-- SOURCE INFORMATION --
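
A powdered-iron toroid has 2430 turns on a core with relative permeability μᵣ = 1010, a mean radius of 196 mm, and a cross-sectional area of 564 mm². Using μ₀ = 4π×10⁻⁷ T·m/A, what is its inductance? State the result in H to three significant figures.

L ≈ 3.43 H

For a thin toroid, L = μ₀μᵣN²A/(2πR).
L = (4π×10⁻⁷)(1010)(2430)²(5.640×10^-4) / (2π×0.196 m) = 3.432 H.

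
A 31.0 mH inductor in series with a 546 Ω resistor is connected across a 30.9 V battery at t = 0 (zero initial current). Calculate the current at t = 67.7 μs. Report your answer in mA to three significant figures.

τ = L/R = 3.100×10^-2/546 = 5.678×10^-5 s; final current I_∞ = ε/R = 30.9/546 = 5.659×10^-2 A.
I(t) = I_∞(1 − e^(−t/τ)) with t/τ = 1.192.
I = (5.659×10^-2)(1 − e^(−1.192)) = 3.942×10^-2 A.

I ≈ 39.4 mA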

-- WHAT TO DO --
Could you reproduce every record exactly as written?

-- YOUR SOLUTION --
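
A powdered-iron toroid has 2430 turns on a core with relative permeability μᵣ = 1010, a mean radius of 196 mm, and a cross-sectional area of 564 mm². Using μ₀ = 4π×10⁻⁷ T·m/A, what is its inductance? State the result in H to three significant figures.

L ≈ 3.43 H

For a thin toroid, L = μ₀μᵣN²A/(2πR).
L = (4π×10⁻⁷)(1010)(2430)²(5.640×10^-4) / (2π×0.196 m) = 3.432 H.

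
A 31.0 mH inductor in series with a 546 Ω resistor is connected across a 30.9 V battery at t = 0 (zero initial current). Calculate the current at t = 67.7 μs. Report your answer in mA to three significant figures.

τ = L/R = 3.100×10^-2/546 = 5.678×10^-5 s; final current I_∞ = ε/R = 30.9/546 = 5.659×10^-2 A.
I(t) = I_∞(1 − e^(−t/τ)) with t/τ = 1.192.
I = (5.659×10^-2)(1 − e^(−1.192)) = 3.942×10^-2 A.

I ≈ 39.4 mA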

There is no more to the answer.